Dataset records:

▬▬▬▬▬▬

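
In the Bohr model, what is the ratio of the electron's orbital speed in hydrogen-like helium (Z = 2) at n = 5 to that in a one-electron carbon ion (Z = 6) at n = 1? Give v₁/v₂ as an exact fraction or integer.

v ∝ Z^1 · n^-1
v₁/v₂ = (2/6)^1 · (5/1)^-1 = 1/15

1/15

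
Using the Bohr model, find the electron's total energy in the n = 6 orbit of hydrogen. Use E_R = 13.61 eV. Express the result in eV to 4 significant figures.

-0.3781 eV

E_n = −E_R·Z²/n² = −13.61 × 1²/6² = -0.3781 eV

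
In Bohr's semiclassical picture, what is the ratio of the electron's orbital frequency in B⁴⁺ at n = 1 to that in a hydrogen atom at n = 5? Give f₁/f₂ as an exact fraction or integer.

3125

f ∝ Z^2 · n^-3
f₁/f₂ = (5/1)^2 · (1/5)^-3 = 3125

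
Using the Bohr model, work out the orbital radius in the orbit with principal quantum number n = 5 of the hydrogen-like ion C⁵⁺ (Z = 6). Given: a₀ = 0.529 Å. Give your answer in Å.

r_n = n²a₀/Z = 5² × 0.529 / 6
    = 25 × 0.529 / 6 = 2.20 Å

2.20 Å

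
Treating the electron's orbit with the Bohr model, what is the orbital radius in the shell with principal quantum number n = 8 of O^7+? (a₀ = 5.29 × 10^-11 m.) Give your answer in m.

r_n = n²a₀/Z = 8² × 5.29 × 10^-11 / 8
    = 64 × 5.29 × 10^-11 / 8 = 4.23 × 10^-10 m

4.23 × 10^-10 m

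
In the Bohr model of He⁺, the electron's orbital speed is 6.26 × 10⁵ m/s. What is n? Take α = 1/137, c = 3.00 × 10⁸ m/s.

7

v_n = Zαc/n ⇒ n = Zαc/v = 2 × 0.00730 × 3.00 × 10⁸ / 6.26 × 10⁵ ≈ 7.00
n = 7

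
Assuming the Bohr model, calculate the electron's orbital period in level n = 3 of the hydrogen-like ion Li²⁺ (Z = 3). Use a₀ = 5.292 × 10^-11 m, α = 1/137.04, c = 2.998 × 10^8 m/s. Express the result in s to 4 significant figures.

4.560 × 10^-16 s

r = n²a₀/Z = 3²·5.292 × 10^-11/3 = 1.588 × 10^-10 m
v = Zαc/n = 3·0.007297·2.998 × 10^8/3 = 2.188 × 10^6 m/s
T = 2πr/v = 4.560 × 10^-16 s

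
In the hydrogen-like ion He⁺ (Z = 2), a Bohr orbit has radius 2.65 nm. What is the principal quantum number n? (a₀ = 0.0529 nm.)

r_n = n²a₀/Z ⇒ n² = rZ/a₀ = 2.65 × 2 / 0.0529 ≈ 100.19
n = 10

10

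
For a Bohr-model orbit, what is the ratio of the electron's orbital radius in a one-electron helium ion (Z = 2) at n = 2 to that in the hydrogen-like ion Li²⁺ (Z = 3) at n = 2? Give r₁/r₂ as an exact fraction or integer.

r ∝ Z^-1 · n^2
r₁/r₂ = (2/3)^-1 · (2/2)^2 = 3/2

3/2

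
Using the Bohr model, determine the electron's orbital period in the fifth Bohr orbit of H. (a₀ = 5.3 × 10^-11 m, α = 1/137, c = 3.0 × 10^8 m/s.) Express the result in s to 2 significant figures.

r = n²a₀/Z = 5²·5.3 × 10^-11/1 = 1.3 × 10^-9 m
v = Zαc/n = 1·0.0073·3.0 × 10^8/5 = 4.4 × 10^5 m/s
T = 2πr/v = 1.9 × 10^-14 s

1.9 × 10^-14 s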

▬▬▬▬▬▬

▶ _Prompt_:
Your task is to print all of the records exactly.

▶ _Answer box_:
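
In the Bohr model, what is the ratio of the electron's orbital speed in hydrogen-like helium (Z = 2) at n = 5 to that in a one-electron carbon ion (Z = 6) at n = 1? Give v₁/v₂ as an exact fraction or integer.

v ∝ Z^1 · n^-1
v₁/v₂ = (2/6)^1 · (5/1)^-1 = 1/15

1/15

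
Using the Bohr model, find the electron's total energy in the n = 6 orbit of hydrogen. Use E_R = 13.61 eV. Express the result in eV to 4 significant figures.

-0.3781 eV

E_n = −E_R·Z²/n² = −13.61 × 1²/6² = -0.3781 eV

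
In Bohr's semiclassical picture, what is the ratio of the electron's orbital frequency in B⁴⁺ at n = 1 to that in a hydrogen atom at n = 5? Give f₁/f₂ as an exact fraction or integer.

3125

f ∝ Z^2 · n^-3
f₁/f₂ = (5/1)^2 · (1/5)^-3 = 3125

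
Using the Bohr model, work out the orbital radius in the orbit with principal quantum number n = 5 of the hydrogen-like ion C⁵⁺ (Z = 6). Given: a₀ = 0.529 Å. Give your answer in Å.

r_n = n²a₀/Z = 5² × 0.529 / 6
    = 25 × 0.529 / 6 = 2.20 Å

2.20 Å

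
Treating the electron's orbit with the Bohr model, what is the orbital radius in the shell with principal quantum number n = 8 of O^7+? (a₀ = 5.29 × 10^-11 m.) Give your answer in m.

r_n = n²a₀/Z = 8² × 5.29 × 10^-11 / 8
    = 64 × 5.29 × 10^-11 / 8 = 4.23 × 10^-10 m

4.23 × 10^-10 m

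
In the Bohr model of He⁺, the electron's orbital speed is 6.26 × 10⁵ m/s. What is n? Take α = 1/137, c = 3.00 × 10⁸ m/s.

7

v_n = Zαc/n ⇒ n = Zαc/v = 2 × 0.00730 × 3.00 × 10⁸ / 6.26 × 10⁵ ≈ 7.00
n = 7

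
Assuming the Bohr model, calculate the electron's orbital period in level n = 3 of the hydrogen-like ion Li²⁺ (Z = 3). Use a₀ = 5.292 × 10^-11 m, α = 1/137.04, c = 2.998 × 10^8 m/s. Express the result in s to 4 significant figures.

4.560 × 10^-16 s

r = n²a₀/Z = 3²·5.292 × 10^-11/3 = 1.588 × 10^-10 m
v = Zαc/n = 3·0.007297·2.998 × 10^8/3 = 2.188 × 10^6 m/s
T = 2πr/v = 4.560 × 10^-16 s

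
In the hydrogen-like ion He⁺ (Z = 2), a Bohr orbit has radius 2.65 nm. What is the principal quantum number n? (a₀ = 0.0529 nm.)

r_n = n²a₀/Z ⇒ n² = rZ/a₀ = 2.65 × 2 / 0.0529 ≈ 100.19
n = 10

10

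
For a Bohr-model orbit, what is the ratio of the electron's orbital radius in a one-electron helium ion (Z = 2) at n = 2 to that in the hydrogen-like ion Li²⁺ (Z = 3) at n = 2? Give r₁/r₂ as an exact fraction or integer.

r ∝ Z^-1 · n^2
r₁/r₂ = (2/3)^-1 · (2/2)^2 = 3/2

3/2

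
Using the Bohr model, determine the electron's orbital period in the fifth Bohr orbit of H. (a₀ = 5.3 × 10^-11 m, α = 1/137, c = 3.0 × 10^8 m/s.) Express the result in s to 2 significant figures.

r = n²a₀/Z = 5²·5.3 × 10^-11/1 = 1.3 × 10^-9 m
v = Zαc/n = 1·0.0073·3.0 × 10^8/5 = 4.4 × 10^5 m/s
T = 2πr/v = 1.9 × 10^-14 s

1.9 × 10^-14 s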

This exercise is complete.